Saved entries

= = = =

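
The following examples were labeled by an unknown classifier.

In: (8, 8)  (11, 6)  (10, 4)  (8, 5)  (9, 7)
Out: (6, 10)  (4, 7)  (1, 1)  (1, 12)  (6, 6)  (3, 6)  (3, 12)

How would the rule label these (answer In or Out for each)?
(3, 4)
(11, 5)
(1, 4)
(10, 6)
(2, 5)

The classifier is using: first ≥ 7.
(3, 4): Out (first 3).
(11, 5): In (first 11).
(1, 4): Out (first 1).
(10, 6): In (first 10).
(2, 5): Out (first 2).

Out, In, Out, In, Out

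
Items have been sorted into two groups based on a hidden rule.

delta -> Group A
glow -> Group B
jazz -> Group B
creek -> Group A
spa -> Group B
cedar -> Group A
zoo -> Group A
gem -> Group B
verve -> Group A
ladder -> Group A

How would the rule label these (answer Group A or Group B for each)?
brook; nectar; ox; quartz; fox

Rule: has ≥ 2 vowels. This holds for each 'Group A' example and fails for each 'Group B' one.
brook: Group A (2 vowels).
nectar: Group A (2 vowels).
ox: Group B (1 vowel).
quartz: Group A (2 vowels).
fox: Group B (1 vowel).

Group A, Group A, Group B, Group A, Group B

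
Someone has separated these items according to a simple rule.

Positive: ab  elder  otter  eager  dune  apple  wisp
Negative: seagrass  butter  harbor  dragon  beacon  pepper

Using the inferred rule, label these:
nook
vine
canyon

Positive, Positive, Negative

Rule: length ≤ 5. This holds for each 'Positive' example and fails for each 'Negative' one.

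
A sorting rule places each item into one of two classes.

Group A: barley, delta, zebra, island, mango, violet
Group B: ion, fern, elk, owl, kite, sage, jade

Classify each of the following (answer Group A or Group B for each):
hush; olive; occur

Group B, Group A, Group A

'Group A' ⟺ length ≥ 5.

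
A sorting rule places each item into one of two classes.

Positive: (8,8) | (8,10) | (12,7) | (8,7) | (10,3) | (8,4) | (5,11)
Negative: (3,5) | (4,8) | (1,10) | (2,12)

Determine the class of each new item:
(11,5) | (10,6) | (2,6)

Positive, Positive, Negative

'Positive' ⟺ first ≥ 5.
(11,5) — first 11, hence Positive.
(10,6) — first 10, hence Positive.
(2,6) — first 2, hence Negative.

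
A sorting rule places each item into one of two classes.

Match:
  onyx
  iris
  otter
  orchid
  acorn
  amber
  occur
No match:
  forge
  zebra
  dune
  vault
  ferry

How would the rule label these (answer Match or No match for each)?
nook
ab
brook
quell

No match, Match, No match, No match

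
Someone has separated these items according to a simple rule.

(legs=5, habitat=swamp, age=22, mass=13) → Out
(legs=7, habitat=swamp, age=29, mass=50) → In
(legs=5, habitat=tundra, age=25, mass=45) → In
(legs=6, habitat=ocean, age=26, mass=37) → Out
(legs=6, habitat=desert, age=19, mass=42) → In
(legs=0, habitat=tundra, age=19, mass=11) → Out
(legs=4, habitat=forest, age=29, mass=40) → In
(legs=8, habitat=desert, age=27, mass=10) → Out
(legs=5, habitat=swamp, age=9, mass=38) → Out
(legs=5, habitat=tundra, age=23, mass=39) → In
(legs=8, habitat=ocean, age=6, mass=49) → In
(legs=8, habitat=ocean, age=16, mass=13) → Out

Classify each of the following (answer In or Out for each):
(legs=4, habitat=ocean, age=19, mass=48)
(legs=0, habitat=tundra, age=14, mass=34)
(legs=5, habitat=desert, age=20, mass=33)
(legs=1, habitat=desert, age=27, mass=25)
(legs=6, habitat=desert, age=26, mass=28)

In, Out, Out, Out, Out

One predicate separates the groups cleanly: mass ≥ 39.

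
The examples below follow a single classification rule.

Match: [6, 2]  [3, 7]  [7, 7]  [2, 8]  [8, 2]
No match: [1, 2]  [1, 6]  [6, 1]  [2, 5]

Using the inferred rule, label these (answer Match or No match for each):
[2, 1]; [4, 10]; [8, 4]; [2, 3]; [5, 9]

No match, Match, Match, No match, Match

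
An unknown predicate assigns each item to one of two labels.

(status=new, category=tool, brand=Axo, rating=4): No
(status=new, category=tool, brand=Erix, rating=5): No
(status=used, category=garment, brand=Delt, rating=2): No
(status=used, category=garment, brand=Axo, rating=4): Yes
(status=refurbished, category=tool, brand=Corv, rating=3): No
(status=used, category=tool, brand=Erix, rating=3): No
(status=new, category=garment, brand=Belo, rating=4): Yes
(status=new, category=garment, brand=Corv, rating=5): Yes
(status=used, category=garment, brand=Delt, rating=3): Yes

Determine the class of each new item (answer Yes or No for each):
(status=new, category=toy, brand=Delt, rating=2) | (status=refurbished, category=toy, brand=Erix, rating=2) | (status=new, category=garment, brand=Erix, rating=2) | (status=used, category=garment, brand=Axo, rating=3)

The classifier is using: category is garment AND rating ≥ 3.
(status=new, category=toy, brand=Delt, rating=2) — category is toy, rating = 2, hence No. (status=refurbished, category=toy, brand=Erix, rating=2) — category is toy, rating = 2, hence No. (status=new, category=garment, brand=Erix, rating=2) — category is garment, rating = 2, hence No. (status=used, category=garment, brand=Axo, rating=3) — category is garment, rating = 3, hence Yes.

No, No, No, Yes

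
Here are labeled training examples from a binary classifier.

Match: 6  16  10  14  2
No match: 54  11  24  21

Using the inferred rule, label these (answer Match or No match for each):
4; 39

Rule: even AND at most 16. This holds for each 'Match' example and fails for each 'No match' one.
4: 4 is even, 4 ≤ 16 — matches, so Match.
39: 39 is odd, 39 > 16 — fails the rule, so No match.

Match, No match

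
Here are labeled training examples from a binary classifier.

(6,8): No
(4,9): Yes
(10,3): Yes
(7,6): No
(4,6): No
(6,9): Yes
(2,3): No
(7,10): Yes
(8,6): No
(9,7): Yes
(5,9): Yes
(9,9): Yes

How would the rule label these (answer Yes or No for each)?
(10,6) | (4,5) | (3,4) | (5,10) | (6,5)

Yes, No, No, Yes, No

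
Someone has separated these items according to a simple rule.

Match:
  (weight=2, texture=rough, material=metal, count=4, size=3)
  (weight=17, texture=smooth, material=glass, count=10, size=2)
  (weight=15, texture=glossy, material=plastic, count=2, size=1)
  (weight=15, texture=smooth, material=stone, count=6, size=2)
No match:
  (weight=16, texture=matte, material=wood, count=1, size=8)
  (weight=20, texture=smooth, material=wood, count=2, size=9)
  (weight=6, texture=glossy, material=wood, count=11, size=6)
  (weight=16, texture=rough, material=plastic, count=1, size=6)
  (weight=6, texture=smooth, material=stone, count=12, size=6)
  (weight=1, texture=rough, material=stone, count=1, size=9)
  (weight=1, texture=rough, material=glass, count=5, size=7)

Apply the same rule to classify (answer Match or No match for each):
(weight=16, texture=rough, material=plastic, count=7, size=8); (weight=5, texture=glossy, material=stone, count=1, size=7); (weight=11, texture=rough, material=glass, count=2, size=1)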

= = = =

Each record shown above is to be given again exactly.

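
The following examples were labeled by an unknown classifier.

In: (8, 8)  (11, 6)  (10, 4)  (8, 5)  (9, 7)
Out: (6, 10)  (4, 7)  (1, 1)  (1, 12)  (6, 6)  (3, 6)  (3, 12)

How would the rule label these (answer In or Out for each)?
(3, 4)
(11, 5)
(1, 4)
(10, 6)
(2, 5)

The classifier is using: first ≥ 7.
(3, 4): Out (first 3).
(11, 5): In (first 11).
(1, 4): Out (first 1).
(10, 6): In (first 10).
(2, 5): Out (first 2).

Out, In, Out, In, Out

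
Items have been sorted into two groups based on a hidden rule.

delta -> Group A
glow -> Group B
jazz -> Group B
creek -> Group A
spa -> Group B
cedar -> Group A
zoo -> Group A
gem -> Group B
verve -> Group A
ladder -> Group A

How would the rule label these (answer Group A or Group B for each)?
brook; nectar; ox; quartz; fox

Rule: has ≥ 2 vowels. This holds for each 'Group A' example and fails for each 'Group B' one.
brook: Group A (2 vowels).
nectar: Group A (2 vowels).
ox: Group B (1 vowel).
quartz: Group A (2 vowels).
fox: Group B (1 vowel).

Group A, Group A, Group B, Group A, Group B

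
Someone has separated these items according to a simple rule.

Positive: ab  elder  otter  eager  dune  apple  wisp
Negative: seagrass  butter  harbor  dragon  beacon  pepper

Using the inferred rule, label these:
nook
vine
canyon

Positive, Positive, Negative

Rule: length ≤ 5. This holds for each 'Positive' example and fails for each 'Negative' one.

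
A sorting rule places each item into one of two classes.

Group A: barley, delta, zebra, island, mango, violet
Group B: ion, fern, elk, owl, kite, sage, jade

Classify each of the following (answer Group A or Group B for each):
hush; olive; occur

Group B, Group A, Group A

'Group A' ⟺ length ≥ 5.

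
A sorting rule places each item into one of two classes.

Positive: (8,8) | (8,10) | (12,7) | (8,7) | (10,3) | (8,4) | (5,11)
Negative: (3,5) | (4,8) | (1,10) | (2,12)

Determine the class of each new item:
(11,5) | (10,6) | (2,6)

Positive, Positive, Negative

'Positive' ⟺ first ≥ 5.
(11,5) — first 11, hence Positive.
(10,6) — first 10, hence Positive.
(2,6) — first 2, hence Negative.

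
A sorting rule places each item into one of two classes.

Match:
  onyx
  iris
  otter
  orchid
  acorn
  amber
  occur
No match:
  forge
  zebra
  dune
  vault
  ferry

How would the rule label these (answer Match or No match for each)?
nook
ab
brook
quell

No match, Match, No match, No match

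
Someone has separated these items according to a simple rule.

(legs=5, habitat=swamp, age=22, mass=13) → Out
(legs=7, habitat=swamp, age=29, mass=50) → In
(legs=5, habitat=tundra, age=25, mass=45) → In
(legs=6, habitat=ocean, age=26, mass=37) → Out
(legs=6, habitat=desert, age=19, mass=42) → In
(legs=0, habitat=tundra, age=19, mass=11) → Out
(legs=4, habitat=forest, age=29, mass=40) → In
(legs=8, habitat=desert, age=27, mass=10) → Out
(legs=5, habitat=swamp, age=9, mass=38) → Out
(legs=5, habitat=tundra, age=23, mass=39) → In
(legs=8, habitat=ocean, age=6, mass=49) → In
(legs=8, habitat=ocean, age=16, mass=13) → Out

Classify each of the following (answer In or Out for each):
(legs=4, habitat=ocean, age=19, mass=48)
(legs=0, habitat=tundra, age=14, mass=34)
(legs=5, habitat=desert, age=20, mass=33)
(legs=1, habitat=desert, age=27, mass=25)
(legs=6, habitat=desert, age=26, mass=28)

In, Out, Out, Out, Out

One predicate separates the groups cleanly: mass ≥ 39.

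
The examples below follow a single classification rule.

Match: [6, 2]  [3, 7]  [7, 7]  [2, 8]  [8, 2]
No match: [1, 2]  [1, 6]  [6, 1]  [2, 5]

Using the inferred rule, label these (answer Match or No match for each):
[2, 1]; [4, 10]; [8, 4]; [2, 3]; [5, 9]

No match, Match, Match, No match, Match

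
An unknown predicate assigns each item to one of two labels.

(status=new, category=tool, brand=Axo, rating=4): No
(status=new, category=tool, brand=Erix, rating=5): No
(status=used, category=garment, brand=Delt, rating=2): No
(status=used, category=garment, brand=Axo, rating=4): Yes
(status=refurbished, category=tool, brand=Corv, rating=3): No
(status=used, category=tool, brand=Erix, rating=3): No
(status=new, category=garment, brand=Belo, rating=4): Yes
(status=new, category=garment, brand=Corv, rating=5): Yes
(status=used, category=garment, brand=Delt, rating=3): Yes

Determine the class of each new item (answer Yes or No for each):
(status=new, category=toy, brand=Delt, rating=2) | (status=refurbished, category=toy, brand=Erix, rating=2) | (status=new, category=garment, brand=Erix, rating=2) | (status=used, category=garment, brand=Axo, rating=3)

The classifier is using: category is garment AND rating ≥ 3.
(status=new, category=toy, brand=Delt, rating=2) — category is toy, rating = 2, hence No. (status=refurbished, category=toy, brand=Erix, rating=2) — category is toy, rating = 2, hence No. (status=new, category=garment, brand=Erix, rating=2) — category is garment, rating = 2, hence No. (status=used, category=garment, brand=Axo, rating=3) — category is garment, rating = 3, hence Yes.

No, No, No, Yes

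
Here are labeled training examples from a binary classifier.

Match: 6  16  10  14  2
No match: 54  11  24  21

Using the inferred rule, label these (answer Match or No match for each):
4; 39

Rule: even AND at most 16. This holds for each 'Match' example and fails for each 'No match' one.
4: 4 is even, 4 ≤ 16 — matches, so Match.
39: 39 is odd, 39 > 16 — fails the rule, so No match.

Match, No match

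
Here are labeled training examples from a binary classifier.

(6,8): No
(4,9): Yes
(10,3): Yes
(7,6): No
(4,6): No
(6,9): Yes
(2,3): No
(7,10): Yes
(8,6): No
(9,7): Yes
(5,9): Yes
(9,9): Yes

How would the rule label these (answer Yes or No for each)?
(10,6) | (4,5) | (3,4) | (5,10) | (6,5)

Yes, No, No, Yes, No

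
Someone has separated these items according to a simple rule.

Match:
  (weight=2, texture=rough, material=metal, count=4, size=3)
  (weight=17, texture=smooth, material=glass, count=10, size=2)
  (weight=15, texture=glossy, material=plastic, count=2, size=1)
  (weight=15, texture=smooth, material=stone, count=6, size=2)
No match:
  (weight=16, texture=matte, material=wood, count=1, size=8)
  (weight=20, texture=smooth, material=wood, count=2, size=9)
  (weight=6, texture=glossy, material=wood, count=11, size=6)
  (weight=16, texture=rough, material=plastic, count=1, size=6)
  (weight=6, texture=smooth, material=stone, count=12, size=6)
  (weight=1, texture=rough, material=stone, count=1, size=9)
  (weight=1, texture=rough, material=glass, count=5, size=7)

Apply the same rule to classify (answer Match or No match for each):
(weight=16, texture=rough, material=plastic, count=7, size=8); (weight=5, texture=glossy, material=stone, count=1, size=7); (weight=11, texture=rough, material=glass, count=2, size=1)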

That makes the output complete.